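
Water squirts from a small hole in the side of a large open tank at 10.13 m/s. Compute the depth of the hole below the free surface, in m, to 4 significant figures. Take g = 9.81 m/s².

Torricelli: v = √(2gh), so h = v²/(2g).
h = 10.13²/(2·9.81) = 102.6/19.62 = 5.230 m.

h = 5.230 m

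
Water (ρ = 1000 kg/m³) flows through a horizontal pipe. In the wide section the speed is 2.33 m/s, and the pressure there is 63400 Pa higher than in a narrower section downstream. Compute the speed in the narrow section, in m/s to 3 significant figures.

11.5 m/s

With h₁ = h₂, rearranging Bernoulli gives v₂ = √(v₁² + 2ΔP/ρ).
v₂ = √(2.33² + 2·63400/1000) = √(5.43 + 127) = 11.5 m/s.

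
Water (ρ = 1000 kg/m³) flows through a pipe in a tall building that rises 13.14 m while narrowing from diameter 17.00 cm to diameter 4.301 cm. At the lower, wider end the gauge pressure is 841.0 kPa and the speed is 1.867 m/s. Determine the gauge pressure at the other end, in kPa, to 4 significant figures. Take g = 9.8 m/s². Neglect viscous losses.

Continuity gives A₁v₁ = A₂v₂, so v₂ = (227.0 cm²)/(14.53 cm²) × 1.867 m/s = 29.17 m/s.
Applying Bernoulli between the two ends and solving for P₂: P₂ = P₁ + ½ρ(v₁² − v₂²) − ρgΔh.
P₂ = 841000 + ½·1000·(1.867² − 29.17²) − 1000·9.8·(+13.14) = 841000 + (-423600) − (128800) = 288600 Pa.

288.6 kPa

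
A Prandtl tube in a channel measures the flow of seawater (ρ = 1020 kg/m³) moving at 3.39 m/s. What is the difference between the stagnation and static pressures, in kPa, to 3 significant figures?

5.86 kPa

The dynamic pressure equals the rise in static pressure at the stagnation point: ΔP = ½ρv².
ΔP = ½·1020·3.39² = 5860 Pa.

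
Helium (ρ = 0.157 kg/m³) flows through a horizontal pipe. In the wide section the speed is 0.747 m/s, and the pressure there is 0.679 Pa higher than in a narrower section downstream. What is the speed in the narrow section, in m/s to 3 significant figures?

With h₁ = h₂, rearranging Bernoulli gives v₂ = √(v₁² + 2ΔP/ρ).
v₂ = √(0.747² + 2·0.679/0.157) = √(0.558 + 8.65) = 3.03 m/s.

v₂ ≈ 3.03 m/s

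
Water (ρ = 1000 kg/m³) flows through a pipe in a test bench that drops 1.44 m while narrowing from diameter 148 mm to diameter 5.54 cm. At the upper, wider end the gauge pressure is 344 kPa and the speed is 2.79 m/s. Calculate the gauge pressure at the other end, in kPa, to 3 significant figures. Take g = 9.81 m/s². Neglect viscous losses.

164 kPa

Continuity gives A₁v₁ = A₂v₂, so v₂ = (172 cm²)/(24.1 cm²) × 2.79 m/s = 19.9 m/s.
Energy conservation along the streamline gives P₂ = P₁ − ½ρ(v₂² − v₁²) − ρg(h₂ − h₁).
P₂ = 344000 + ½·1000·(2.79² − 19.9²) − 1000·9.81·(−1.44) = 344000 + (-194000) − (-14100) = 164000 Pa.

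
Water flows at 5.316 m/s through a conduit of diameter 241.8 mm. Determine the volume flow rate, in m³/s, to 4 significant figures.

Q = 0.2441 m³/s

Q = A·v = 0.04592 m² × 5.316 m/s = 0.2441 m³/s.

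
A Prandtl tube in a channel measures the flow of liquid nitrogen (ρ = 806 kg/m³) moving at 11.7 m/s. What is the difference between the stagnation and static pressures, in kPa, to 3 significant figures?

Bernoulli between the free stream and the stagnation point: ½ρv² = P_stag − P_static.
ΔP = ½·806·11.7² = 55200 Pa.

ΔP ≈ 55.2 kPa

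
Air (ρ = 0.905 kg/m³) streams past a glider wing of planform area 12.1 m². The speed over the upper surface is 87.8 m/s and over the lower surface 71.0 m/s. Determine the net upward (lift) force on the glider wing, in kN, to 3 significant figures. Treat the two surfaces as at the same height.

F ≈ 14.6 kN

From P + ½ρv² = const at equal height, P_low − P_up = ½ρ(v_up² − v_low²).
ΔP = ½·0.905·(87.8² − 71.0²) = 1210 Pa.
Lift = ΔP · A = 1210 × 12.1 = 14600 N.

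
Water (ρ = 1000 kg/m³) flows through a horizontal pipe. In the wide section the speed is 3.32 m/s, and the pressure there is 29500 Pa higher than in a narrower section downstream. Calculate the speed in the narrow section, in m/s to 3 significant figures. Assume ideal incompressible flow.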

WHAT IS NEEDED ->
Exact reproduction of the whole material is the required answer.

TASK RESPONSE ->
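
Water squirts from a small hole in the side of a large open tank at 10.13 m/s. Compute the depth of the hole below the free surface, in m, to 4 significant figures. Take g = 9.81 m/s².

Torricelli: v = √(2gh), so h = v²/(2g).
h = 10.13²/(2·9.81) = 102.6/19.62 = 5.230 m.

h = 5.230 m

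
Water (ρ = 1000 kg/m³) flows through a horizontal pipe. In the wide section the speed is 2.33 m/s, and the pressure there is 63400 Pa higher than in a narrower section downstream. Compute the speed in the narrow section, in m/s to 3 significant figures.

11.5 m/s

With h₁ = h₂, rearranging Bernoulli gives v₂ = √(v₁² + 2ΔP/ρ).
v₂ = √(2.33² + 2·63400/1000) = √(5.43 + 127) = 11.5 m/s.

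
Water (ρ = 1000 kg/m³) flows through a pipe in a tall building that rises 13.14 m while narrowing from diameter 17.00 cm to diameter 4.301 cm. At the lower, wider end the gauge pressure is 841.0 kPa and the speed is 1.867 m/s. Determine the gauge pressure at the other end, in kPa, to 4 significant figures. Take g = 9.8 m/s². Neglect viscous losses.

Continuity gives A₁v₁ = A₂v₂, so v₂ = (227.0 cm²)/(14.53 cm²) × 1.867 m/s = 29.17 m/s.
Applying Bernoulli between the two ends and solving for P₂: P₂ = P₁ + ½ρ(v₁² − v₂²) − ρgΔh.
P₂ = 841000 + ½·1000·(1.867² − 29.17²) − 1000·9.8·(+13.14) = 841000 + (-423600) − (128800) = 288600 Pa.

288.6 kPa

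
A Prandtl tube in a channel measures the flow of seawater (ρ = 1020 kg/m³) moving at 3.39 m/s. What is the difference between the stagnation and static pressures, in kPa, to 3 significant figures?

5.86 kPa

The dynamic pressure equals the rise in static pressure at the stagnation point: ΔP = ½ρv².
ΔP = ½·1020·3.39² = 5860 Pa.

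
Helium (ρ = 0.157 kg/m³) flows through a horizontal pipe. In the wide section the speed is 0.747 m/s, and the pressure there is 0.679 Pa higher than in a narrower section downstream. What is the speed in the narrow section, in m/s to 3 significant figures?

With h₁ = h₂, rearranging Bernoulli gives v₂ = √(v₁² + 2ΔP/ρ).
v₂ = √(0.747² + 2·0.679/0.157) = √(0.558 + 8.65) = 3.03 m/s.

v₂ ≈ 3.03 m/s

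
Water (ρ = 1000 kg/m³) flows through a pipe in a test bench that drops 1.44 m while narrowing from diameter 148 mm to diameter 5.54 cm. At the upper, wider end the gauge pressure is 344 kPa and the speed is 2.79 m/s. Calculate the gauge pressure at the other end, in kPa, to 3 significant figures. Take g = 9.81 m/s². Neglect viscous losses.

164 kPa

Continuity gives A₁v₁ = A₂v₂, so v₂ = (172 cm²)/(24.1 cm²) × 2.79 m/s = 19.9 m/s.
Energy conservation along the streamline gives P₂ = P₁ − ½ρ(v₂² − v₁²) − ρg(h₂ − h₁).
P₂ = 344000 + ½·1000·(2.79² − 19.9²) − 1000·9.81·(−1.44) = 344000 + (-194000) − (-14100) = 164000 Pa.

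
Water flows at 5.316 m/s through a conduit of diameter 241.8 mm. Determine the volume flow rate, in m³/s, to 4 significant figures.

Q = 0.2441 m³/s

Q = A·v = 0.04592 m² × 5.316 m/s = 0.2441 m³/s.

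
A Prandtl tube in a channel measures the flow of liquid nitrogen (ρ = 806 kg/m³) moving at 11.7 m/s. What is the difference between the stagnation and static pressures, in kPa, to 3 significant figures?

Bernoulli between the free stream and the stagnation point: ½ρv² = P_stag − P_static.
ΔP = ½·806·11.7² = 55200 Pa.

ΔP ≈ 55.2 kPa

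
Air (ρ = 0.905 kg/m³) streams past a glider wing of planform area 12.1 m². The speed over the upper surface is 87.8 m/s and over the lower surface 71.0 m/s. Determine the net upward (lift) force on the glider wing, in kN, to 3 significant figures. Treat the two surfaces as at the same height.

F ≈ 14.6 kN

From P + ½ρv² = const at equal height, P_low − P_up = ½ρ(v_up² − v_low²).
ΔP = ½·0.905·(87.8² − 71.0²) = 1210 Pa.
Lift = ΔP · A = 1210 × 12.1 = 14600 N.

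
Water (ρ = 1000 kg/m³) flows through a horizontal pipe. In the wide section the speed is 3.32 m/s, and the pressure there is 29500 Pa higher than in a narrower section downstream. Calculate the speed in the narrow section, in m/s to 3 significant figures. Assume ideal incompressible flow.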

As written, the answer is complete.